EXERCISE PROMPT
Exactly as they appear, set down all of the records.

[Saved entries]
============

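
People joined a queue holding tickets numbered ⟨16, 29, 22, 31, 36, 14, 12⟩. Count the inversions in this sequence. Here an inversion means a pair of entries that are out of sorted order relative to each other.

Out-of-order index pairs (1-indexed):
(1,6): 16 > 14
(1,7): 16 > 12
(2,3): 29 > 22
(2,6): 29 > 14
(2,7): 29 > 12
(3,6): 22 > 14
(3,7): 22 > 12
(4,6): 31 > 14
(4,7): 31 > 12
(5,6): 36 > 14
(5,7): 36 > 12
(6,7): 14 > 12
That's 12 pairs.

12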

============

ANSWER FOR THE TASK
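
People joined a queue holding tickets numbered ⟨16, 29, 22, 31, 36, 14, 12⟩. Count the inversions in this sequence. Here an inversion means a pair of entries that are out of sorted order relative to each other.

Out-of-order index pairs (1-indexed):
(1,6): 16 > 14
(1,7): 16 > 12
(2,3): 29 > 22
(2,6): 29 > 14
(2,7): 29 > 12
(3,6): 22 > 14
(3,7): 22 > 12
(4,6): 31 > 14
(4,7): 31 > 12
(5,6): 36 > 14
(5,7): 36 > 12
(6,7): 14 > 12
That's 12 pairs.

12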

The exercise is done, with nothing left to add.